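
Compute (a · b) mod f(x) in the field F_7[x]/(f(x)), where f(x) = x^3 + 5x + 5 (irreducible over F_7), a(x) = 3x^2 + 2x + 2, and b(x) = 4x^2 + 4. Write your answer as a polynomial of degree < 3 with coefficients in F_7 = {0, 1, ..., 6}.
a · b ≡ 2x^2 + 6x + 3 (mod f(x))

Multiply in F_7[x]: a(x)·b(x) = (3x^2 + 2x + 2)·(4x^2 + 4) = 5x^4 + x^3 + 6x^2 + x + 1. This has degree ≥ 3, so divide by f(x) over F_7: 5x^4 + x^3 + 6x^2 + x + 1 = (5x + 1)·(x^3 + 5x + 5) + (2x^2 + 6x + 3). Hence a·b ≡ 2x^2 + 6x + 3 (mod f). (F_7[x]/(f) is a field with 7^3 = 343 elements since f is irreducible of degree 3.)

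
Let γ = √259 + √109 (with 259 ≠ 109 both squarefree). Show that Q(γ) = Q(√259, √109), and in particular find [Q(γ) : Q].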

--

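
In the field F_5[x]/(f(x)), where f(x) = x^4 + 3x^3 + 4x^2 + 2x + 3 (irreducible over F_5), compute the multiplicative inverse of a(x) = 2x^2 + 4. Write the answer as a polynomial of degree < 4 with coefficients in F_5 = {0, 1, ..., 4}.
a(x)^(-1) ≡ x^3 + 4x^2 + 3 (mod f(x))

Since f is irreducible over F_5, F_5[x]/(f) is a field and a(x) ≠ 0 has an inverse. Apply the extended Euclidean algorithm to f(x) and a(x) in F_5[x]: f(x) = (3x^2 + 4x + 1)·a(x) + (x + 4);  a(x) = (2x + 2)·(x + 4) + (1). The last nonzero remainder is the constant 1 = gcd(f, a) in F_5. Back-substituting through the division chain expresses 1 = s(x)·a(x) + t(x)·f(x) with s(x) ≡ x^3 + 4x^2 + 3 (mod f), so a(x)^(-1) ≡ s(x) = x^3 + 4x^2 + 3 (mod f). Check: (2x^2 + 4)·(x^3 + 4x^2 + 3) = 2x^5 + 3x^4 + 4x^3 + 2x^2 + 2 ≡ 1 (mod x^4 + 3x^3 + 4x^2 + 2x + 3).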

...

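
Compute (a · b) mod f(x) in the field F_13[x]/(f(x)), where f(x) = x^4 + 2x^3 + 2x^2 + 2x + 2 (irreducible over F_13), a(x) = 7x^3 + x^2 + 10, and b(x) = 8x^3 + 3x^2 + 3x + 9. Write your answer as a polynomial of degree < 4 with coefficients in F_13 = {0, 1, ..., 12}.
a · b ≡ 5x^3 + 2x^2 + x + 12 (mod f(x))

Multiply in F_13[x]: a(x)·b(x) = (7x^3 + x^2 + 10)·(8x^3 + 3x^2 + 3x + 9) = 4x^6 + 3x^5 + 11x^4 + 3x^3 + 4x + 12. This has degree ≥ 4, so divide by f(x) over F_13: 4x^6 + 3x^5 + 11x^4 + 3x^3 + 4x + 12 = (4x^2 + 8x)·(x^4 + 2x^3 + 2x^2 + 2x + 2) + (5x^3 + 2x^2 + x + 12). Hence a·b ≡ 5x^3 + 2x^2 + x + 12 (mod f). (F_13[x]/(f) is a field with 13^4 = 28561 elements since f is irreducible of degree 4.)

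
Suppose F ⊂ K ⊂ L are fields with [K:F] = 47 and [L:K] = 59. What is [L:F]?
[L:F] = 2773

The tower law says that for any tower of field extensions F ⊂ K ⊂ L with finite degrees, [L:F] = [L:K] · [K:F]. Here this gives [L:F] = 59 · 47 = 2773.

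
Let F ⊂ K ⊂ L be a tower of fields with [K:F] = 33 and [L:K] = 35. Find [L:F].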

Exercise
Beginning at the line with "Compute (a · b) mod f(x) in the field F_13[x]/(f(x)), where" and stopping after the line with "Let F ⊂ K ⊂", please write out every line of the data above exactly and nothing else.

Task solution
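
Compute (a · b) mod f(x) in the field F_13[x]/(f(x)), where f(x) = x^4 + 2x^3 + 2x^2 + 2x + 2 (irreducible over F_13), a(x) = 7x^3 + x^2 + 10, and b(x) = 8x^3 + 3x^2 + 3x + 9. Write your answer as a polynomial of degree < 4 with coefficients in F_13 = {0, 1, ..., 12}.
a · b ≡ 5x^3 + 2x^2 + x + 12 (mod f(x))

Multiply in F_13[x]: a(x)·b(x) = (7x^3 + x^2 + 10)·(8x^3 + 3x^2 + 3x + 9) = 4x^6 + 3x^5 + 11x^4 + 3x^3 + 4x + 12. This has degree ≥ 4, so divide by f(x) over F_13: 4x^6 + 3x^5 + 11x^4 + 3x^3 + 4x + 12 = (4x^2 + 8x)·(x^4 + 2x^3 + 2x^2 + 2x + 2) + (5x^3 + 2x^2 + x + 12). Hence a·b ≡ 5x^3 + 2x^2 + x + 12 (mod f). (F_13[x]/(f) is a field with 13^4 = 28561 elements since f is irreducible of degree 4.)

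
Suppose F ⊂ K ⊂ L are fields with [K:F] = 47 and [L:K] = 59. What is [L:F]?
[L:F] = 2773

The tower law says that for any tower of field extensions F ⊂ K ⊂ L with finite degrees, [L:F] = [L:K] · [K:F]. Here this gives [L:F] = 59 · 47 = 2773.

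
Let F ⊂ K ⊂ L be a tower of fields with [K:F] = 33 and [L:K] = 35. Find [L:F].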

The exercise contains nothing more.